Record excerpts.
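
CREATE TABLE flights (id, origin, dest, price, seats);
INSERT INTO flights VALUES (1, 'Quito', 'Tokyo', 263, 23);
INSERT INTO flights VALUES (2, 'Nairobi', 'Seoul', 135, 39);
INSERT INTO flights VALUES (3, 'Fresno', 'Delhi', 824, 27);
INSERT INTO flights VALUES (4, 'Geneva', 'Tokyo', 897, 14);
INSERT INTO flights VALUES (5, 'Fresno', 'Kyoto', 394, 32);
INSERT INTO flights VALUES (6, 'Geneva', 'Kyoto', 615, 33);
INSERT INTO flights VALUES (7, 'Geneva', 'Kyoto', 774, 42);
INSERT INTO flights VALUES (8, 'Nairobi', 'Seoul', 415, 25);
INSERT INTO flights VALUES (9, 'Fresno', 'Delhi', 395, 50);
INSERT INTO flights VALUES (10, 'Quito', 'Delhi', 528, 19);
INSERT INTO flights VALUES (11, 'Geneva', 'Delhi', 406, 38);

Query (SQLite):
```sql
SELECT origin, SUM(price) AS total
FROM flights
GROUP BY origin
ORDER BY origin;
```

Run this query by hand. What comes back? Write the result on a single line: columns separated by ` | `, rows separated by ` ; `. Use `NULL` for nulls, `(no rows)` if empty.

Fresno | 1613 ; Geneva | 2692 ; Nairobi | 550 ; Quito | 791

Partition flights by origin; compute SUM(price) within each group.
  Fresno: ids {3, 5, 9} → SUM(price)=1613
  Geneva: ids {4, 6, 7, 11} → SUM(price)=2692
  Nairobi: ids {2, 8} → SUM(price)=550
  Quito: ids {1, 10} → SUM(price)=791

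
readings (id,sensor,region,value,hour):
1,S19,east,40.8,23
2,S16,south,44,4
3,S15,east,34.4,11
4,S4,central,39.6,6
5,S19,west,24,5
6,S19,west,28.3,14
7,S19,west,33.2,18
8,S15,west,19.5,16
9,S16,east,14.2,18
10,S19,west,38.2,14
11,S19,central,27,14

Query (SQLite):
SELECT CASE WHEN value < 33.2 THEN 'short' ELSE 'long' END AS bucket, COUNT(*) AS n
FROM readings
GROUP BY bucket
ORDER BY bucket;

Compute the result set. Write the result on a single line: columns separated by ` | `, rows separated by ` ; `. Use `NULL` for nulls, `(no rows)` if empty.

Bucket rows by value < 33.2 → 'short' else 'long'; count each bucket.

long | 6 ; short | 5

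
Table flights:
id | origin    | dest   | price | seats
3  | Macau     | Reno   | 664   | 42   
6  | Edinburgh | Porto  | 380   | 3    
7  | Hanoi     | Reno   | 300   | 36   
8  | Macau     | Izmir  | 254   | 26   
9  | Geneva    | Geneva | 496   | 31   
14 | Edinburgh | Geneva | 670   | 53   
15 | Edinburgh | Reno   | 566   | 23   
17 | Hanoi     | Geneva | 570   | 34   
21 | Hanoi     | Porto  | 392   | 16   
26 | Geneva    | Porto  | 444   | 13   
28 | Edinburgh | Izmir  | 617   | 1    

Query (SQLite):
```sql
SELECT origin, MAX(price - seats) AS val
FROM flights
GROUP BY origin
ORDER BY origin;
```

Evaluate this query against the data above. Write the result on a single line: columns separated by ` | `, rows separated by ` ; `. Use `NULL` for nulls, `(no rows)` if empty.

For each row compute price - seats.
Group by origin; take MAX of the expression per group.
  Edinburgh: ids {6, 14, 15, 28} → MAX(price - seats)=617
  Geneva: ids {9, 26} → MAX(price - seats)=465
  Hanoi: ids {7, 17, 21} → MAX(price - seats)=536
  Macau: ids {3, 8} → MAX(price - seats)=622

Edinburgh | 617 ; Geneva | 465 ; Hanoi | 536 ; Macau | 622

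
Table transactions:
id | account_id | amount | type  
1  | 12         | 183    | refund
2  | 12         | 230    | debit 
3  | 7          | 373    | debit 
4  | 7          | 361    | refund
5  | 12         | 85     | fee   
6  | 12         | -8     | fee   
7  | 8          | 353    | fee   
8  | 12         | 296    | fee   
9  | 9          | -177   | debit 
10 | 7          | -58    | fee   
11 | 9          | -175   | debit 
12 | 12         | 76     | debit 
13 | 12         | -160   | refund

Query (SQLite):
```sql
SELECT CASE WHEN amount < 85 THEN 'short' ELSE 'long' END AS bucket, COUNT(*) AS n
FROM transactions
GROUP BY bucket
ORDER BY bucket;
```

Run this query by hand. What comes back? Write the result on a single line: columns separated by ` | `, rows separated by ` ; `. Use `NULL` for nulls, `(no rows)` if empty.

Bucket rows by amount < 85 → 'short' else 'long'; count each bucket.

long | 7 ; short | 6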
==
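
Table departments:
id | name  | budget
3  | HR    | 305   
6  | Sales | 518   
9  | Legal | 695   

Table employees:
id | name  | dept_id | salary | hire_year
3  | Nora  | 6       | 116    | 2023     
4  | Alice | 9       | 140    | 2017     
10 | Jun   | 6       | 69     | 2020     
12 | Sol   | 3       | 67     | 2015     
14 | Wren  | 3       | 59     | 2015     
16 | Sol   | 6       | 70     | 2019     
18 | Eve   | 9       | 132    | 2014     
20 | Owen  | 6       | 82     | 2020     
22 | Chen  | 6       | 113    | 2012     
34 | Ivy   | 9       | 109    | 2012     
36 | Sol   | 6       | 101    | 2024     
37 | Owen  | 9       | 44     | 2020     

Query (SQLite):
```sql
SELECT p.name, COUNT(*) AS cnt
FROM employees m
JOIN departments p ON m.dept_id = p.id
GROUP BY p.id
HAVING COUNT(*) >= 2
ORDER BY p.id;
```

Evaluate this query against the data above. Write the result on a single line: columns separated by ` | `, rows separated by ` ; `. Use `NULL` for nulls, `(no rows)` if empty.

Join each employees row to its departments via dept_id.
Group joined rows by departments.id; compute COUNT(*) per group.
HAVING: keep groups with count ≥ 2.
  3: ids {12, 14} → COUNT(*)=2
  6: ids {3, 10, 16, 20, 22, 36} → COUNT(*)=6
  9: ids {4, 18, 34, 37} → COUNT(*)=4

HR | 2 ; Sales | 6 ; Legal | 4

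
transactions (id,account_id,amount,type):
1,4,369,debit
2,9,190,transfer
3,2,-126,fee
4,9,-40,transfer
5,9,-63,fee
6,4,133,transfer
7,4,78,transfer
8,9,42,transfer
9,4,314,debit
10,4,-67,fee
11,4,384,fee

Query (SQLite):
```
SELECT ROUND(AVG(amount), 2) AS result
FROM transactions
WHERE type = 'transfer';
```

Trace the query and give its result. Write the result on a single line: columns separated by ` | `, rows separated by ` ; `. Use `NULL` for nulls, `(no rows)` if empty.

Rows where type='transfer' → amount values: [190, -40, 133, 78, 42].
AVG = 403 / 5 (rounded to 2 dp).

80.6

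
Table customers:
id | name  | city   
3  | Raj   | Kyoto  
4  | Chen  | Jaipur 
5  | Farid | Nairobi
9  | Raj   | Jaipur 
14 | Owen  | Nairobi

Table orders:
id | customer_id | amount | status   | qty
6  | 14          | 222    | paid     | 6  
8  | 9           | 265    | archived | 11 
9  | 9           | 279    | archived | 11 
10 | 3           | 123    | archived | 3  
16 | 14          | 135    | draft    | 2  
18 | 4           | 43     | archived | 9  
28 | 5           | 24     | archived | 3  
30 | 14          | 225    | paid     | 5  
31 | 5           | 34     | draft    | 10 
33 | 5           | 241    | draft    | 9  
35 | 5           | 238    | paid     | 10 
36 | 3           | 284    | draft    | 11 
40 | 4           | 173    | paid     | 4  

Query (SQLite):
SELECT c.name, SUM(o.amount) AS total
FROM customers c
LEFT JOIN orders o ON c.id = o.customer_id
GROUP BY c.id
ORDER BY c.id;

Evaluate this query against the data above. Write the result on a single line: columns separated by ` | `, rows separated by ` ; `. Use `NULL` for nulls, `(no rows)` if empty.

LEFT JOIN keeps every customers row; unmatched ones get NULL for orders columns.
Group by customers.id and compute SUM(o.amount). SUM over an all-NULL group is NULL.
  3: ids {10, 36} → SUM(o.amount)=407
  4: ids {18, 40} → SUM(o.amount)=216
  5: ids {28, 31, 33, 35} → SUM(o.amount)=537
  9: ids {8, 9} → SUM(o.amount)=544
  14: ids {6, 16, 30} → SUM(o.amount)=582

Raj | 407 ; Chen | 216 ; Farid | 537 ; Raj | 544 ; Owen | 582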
--
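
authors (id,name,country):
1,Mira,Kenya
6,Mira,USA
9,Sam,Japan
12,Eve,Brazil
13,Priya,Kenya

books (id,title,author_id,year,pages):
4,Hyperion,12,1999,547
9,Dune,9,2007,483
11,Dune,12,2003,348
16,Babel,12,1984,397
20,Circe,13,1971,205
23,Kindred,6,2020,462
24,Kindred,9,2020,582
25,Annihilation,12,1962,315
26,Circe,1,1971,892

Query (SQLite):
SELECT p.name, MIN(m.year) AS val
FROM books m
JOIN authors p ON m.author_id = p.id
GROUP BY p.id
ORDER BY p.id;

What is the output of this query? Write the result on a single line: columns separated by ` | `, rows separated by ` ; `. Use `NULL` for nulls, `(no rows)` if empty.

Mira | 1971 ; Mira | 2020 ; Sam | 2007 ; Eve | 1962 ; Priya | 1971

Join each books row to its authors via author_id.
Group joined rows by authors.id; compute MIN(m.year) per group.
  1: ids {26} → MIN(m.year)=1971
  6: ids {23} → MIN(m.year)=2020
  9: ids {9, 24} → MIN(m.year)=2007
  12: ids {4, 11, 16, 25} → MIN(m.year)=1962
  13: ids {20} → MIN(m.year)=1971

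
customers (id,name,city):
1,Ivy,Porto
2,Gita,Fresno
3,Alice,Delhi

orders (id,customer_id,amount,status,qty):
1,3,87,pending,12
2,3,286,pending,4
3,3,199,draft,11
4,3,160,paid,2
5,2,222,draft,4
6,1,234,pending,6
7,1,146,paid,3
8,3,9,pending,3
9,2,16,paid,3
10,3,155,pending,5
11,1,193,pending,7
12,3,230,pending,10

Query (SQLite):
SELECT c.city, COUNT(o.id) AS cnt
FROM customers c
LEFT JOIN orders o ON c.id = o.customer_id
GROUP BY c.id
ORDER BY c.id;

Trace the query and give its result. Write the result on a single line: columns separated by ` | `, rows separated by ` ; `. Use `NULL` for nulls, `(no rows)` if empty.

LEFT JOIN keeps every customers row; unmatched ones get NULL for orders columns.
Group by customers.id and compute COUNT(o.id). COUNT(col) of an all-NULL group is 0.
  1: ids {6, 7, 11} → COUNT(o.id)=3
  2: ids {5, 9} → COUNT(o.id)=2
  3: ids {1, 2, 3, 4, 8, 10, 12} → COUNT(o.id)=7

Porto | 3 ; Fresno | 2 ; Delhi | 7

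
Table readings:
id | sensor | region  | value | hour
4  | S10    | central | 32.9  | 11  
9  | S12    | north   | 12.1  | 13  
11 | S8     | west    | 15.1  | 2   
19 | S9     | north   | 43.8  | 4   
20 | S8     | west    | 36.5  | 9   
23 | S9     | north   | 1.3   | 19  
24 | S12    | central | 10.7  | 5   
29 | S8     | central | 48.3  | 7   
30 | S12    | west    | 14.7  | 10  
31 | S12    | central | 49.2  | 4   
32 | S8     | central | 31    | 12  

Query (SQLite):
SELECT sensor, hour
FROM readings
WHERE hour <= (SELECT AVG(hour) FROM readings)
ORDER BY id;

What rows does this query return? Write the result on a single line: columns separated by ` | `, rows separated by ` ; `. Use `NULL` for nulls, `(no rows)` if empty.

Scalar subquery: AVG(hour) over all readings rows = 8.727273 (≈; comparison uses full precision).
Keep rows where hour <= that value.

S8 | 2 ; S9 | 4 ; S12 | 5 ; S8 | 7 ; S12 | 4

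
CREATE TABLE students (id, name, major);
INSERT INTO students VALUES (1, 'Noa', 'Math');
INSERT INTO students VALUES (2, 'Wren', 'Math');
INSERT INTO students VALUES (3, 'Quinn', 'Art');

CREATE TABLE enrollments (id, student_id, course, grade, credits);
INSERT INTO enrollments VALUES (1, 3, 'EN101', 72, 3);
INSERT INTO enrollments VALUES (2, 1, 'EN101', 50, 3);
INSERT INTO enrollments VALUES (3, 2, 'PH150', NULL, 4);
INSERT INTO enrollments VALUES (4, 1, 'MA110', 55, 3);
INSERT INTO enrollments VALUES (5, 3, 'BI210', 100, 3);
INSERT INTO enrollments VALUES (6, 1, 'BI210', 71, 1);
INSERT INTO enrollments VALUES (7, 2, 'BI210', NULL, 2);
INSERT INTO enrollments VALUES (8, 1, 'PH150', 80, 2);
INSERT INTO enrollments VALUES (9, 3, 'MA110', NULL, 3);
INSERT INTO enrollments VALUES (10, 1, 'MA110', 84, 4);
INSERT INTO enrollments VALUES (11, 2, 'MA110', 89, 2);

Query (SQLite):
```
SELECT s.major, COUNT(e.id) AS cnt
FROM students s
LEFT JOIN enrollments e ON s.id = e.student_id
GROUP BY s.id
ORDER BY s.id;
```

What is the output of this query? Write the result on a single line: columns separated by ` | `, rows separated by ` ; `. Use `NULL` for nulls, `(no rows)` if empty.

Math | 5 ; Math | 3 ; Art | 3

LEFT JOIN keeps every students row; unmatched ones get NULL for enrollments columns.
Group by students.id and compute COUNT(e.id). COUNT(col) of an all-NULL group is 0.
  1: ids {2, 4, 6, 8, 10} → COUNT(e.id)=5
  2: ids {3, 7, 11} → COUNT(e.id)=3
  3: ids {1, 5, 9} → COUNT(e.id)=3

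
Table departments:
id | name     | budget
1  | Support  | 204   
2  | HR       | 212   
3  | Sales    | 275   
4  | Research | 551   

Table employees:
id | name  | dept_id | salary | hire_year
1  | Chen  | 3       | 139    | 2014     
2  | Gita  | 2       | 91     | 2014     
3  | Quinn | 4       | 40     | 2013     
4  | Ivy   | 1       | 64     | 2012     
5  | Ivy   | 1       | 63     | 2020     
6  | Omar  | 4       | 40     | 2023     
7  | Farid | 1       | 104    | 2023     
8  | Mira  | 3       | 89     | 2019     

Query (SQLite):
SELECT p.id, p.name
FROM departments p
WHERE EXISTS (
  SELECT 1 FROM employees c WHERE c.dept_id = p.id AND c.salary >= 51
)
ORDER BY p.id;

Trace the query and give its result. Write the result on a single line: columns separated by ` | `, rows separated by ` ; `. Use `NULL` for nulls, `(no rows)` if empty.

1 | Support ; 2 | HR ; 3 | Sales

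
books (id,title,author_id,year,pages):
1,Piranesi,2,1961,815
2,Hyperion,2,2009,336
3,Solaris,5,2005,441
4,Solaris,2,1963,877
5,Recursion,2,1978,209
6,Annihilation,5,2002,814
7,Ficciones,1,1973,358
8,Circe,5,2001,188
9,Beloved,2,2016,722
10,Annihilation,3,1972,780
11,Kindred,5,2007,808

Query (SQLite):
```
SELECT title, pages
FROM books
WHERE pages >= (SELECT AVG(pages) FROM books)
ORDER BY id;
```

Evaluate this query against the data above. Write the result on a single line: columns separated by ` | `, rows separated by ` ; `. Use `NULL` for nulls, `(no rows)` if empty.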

Task description.
Above is a listing; print exactly its lines from the one with "CREATE TABLE flights" through the one with "INSERT INTO flights VALUES (8, 'Nairobi', 'Seoul', 415, 25);", and no other lines.

Answer to this problem.
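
CREATE TABLE flights (id, origin, dest, price, seats);
INSERT INTO flights VALUES (1, 'Quito', 'Tokyo', 263, 23);
INSERT INTO flights VALUES (2, 'Nairobi', 'Seoul', 135, 39);
INSERT INTO flights VALUES (3, 'Fresno', 'Delhi', 824, 27);
INSERT INTO flights VALUES (4, 'Geneva', 'Tokyo', 897, 14);
INSERT INTO flights VALUES (5, 'Fresno', 'Kyoto', 394, 32);
INSERT INTO flights VALUES (6, 'Geneva', 'Kyoto', 615, 33);
INSERT INTO flights VALUES (7, 'Geneva', 'Kyoto', 774, 42);
INSERT INTO flights VALUES (8, 'Nairobi', 'Seoul', 415, 25);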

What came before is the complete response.